PROBLEM TO SOLVE: Reproduce exactly, from the data that follows, the line with "Is it possible", the line with "machine 4 can", and every line that lies between them.

(Stored data entries)
════════

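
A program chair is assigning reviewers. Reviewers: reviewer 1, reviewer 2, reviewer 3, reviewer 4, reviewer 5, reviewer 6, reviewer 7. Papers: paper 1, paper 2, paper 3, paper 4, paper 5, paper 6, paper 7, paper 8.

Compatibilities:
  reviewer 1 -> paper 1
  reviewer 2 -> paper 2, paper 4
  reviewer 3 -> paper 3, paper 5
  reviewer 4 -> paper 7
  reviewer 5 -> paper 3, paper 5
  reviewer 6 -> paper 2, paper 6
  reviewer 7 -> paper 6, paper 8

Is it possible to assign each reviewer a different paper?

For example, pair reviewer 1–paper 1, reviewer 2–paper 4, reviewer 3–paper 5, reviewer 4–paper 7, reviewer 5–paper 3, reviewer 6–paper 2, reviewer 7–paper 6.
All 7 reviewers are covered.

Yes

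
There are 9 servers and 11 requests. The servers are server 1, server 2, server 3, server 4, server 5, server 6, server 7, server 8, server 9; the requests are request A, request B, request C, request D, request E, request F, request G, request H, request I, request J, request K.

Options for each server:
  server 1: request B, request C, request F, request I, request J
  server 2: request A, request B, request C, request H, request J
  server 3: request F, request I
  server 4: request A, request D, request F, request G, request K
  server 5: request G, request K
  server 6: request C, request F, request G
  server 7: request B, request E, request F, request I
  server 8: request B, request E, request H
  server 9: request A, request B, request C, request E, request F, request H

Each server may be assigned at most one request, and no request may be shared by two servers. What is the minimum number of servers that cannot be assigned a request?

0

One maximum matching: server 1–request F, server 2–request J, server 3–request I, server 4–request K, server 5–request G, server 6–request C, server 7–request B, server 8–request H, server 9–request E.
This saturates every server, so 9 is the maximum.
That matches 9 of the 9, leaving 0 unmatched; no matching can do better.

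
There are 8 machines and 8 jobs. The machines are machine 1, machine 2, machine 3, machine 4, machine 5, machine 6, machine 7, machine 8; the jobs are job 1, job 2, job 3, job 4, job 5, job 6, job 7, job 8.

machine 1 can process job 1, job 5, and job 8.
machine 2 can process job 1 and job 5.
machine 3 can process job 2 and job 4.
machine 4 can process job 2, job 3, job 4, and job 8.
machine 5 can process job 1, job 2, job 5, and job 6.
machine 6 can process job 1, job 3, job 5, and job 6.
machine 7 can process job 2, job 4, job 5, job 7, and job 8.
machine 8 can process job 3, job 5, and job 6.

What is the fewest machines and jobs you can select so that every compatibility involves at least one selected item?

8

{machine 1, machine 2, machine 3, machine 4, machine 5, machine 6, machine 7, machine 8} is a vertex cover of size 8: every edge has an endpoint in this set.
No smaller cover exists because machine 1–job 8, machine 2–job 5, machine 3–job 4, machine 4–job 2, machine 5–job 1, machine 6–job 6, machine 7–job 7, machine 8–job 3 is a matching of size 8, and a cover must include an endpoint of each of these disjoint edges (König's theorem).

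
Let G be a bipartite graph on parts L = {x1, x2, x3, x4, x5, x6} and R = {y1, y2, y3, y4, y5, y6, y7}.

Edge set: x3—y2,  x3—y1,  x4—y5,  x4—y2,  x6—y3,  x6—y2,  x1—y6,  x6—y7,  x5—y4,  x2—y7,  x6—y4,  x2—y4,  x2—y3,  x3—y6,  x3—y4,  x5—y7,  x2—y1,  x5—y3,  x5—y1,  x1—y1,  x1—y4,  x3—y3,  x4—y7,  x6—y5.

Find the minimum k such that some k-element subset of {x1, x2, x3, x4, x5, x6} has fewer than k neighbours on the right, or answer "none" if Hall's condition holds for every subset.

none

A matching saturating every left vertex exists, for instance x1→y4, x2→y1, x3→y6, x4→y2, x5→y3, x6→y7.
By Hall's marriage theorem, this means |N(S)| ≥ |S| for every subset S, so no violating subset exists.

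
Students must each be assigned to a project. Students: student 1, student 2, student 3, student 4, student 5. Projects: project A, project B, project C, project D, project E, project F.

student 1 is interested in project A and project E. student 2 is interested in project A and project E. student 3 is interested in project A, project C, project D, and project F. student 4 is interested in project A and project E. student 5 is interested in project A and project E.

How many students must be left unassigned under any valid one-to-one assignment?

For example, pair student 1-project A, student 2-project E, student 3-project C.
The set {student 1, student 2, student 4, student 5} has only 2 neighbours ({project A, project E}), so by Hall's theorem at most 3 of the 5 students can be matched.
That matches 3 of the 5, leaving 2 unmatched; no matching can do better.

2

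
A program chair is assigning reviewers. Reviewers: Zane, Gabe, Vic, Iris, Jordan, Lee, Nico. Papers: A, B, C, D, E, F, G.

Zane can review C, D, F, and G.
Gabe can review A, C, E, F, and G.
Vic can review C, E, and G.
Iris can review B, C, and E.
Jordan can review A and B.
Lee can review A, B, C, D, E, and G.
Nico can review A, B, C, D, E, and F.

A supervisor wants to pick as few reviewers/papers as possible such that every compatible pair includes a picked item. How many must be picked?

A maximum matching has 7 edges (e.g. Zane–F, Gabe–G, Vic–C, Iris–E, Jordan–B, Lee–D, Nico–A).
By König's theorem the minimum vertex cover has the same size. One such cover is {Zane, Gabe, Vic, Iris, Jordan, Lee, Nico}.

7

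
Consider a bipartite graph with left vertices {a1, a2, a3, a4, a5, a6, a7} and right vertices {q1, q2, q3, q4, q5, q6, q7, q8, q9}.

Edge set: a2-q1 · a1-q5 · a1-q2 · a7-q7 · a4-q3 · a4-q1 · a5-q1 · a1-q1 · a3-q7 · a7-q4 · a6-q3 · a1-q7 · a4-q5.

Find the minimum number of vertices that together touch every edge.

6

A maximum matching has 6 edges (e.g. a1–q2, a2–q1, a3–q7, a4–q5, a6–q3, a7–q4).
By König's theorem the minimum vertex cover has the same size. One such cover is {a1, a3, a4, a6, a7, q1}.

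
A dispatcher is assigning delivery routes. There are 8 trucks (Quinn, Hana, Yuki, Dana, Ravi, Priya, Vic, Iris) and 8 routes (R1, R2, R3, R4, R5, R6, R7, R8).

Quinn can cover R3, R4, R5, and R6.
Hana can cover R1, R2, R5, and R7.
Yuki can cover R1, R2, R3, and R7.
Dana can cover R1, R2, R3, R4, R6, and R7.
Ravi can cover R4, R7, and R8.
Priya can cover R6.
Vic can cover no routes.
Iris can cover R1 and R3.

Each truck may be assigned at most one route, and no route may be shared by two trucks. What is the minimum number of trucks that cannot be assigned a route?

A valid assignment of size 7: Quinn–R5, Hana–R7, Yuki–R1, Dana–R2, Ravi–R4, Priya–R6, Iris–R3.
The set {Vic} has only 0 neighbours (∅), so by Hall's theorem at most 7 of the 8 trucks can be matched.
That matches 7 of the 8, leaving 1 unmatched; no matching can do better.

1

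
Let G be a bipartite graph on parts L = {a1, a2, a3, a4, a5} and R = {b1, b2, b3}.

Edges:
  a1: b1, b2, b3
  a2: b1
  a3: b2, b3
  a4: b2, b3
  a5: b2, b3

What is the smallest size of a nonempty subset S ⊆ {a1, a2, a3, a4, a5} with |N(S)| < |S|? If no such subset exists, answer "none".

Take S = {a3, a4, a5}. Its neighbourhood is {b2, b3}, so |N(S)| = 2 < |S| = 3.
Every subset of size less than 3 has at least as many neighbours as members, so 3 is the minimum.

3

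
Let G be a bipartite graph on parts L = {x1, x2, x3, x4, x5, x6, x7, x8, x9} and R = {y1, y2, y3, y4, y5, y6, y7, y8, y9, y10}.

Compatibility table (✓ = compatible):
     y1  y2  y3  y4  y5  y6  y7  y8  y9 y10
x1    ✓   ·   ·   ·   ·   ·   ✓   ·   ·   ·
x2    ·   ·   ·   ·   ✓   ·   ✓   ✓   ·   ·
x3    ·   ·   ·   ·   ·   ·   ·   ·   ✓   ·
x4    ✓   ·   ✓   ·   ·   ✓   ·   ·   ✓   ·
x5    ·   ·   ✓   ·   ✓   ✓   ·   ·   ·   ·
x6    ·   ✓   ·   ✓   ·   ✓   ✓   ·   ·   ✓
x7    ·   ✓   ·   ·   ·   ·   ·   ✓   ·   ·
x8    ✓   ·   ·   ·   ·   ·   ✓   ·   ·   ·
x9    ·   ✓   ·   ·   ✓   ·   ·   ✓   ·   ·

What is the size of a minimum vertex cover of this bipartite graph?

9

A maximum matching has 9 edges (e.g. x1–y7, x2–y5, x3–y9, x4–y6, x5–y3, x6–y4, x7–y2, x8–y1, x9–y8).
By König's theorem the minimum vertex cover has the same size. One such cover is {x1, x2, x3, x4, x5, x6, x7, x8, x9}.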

════════

SOLUTION FOR THIS EXERCISE:
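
Is it possible to assign each reviewer a different paper?

For example, pair reviewer 1–paper 1, reviewer 2–paper 4, reviewer 3–paper 5, reviewer 4–paper 7, reviewer 5–paper 3, reviewer 6–paper 2, reviewer 7–paper 6.
All 7 reviewers are covered.

Yes

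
There are 9 servers and 11 requests. The servers are server 1, server 2, server 3, server 4, server 5, server 6, server 7, server 8, server 9; the requests are request A, request B, request C, request D, request E, request F, request G, request H, request I, request J, request K.

Options for each server:
  server 1: request B, request C, request F, request I, request J
  server 2: request A, request B, request C, request H, request J
  server 3: request F, request I
  server 4: request A, request D, request F, request G, request K
  server 5: request G, request K
  server 6: request C, request F, request G
  server 7: request B, request E, request F, request I
  server 8: request B, request E, request H
  server 9: request A, request B, request C, request E, request F, request H

Each server may be assigned at most one request, and no request may be shared by two servers. What is the minimum number of servers that cannot be assigned a request?

0

One maximum matching: server 1–request F, server 2–request J, server 3–request I, server 4–request K, server 5–request G, server 6–request C, server 7–request B, server 8–request H, server 9–request E.
This saturates every server, so 9 is the maximum.
That matches 9 of the 9, leaving 0 unmatched; no matching can do better.

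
There are 8 machines and 8 jobs. The machines are machine 1, machine 2, machine 3, machine 4, machine 5, machine 6, machine 7, machine 8; the jobs are job 1, job 2, job 3, job 4, job 5, job 6, job 7, job 8.

machine 1 can process job 1, job 5, and job 8.
machine 2 can process job 1 and job 5.
machine 3 can process job 2 and job 4.
machine 4 can process job 2, job 3, job 4, and job 8.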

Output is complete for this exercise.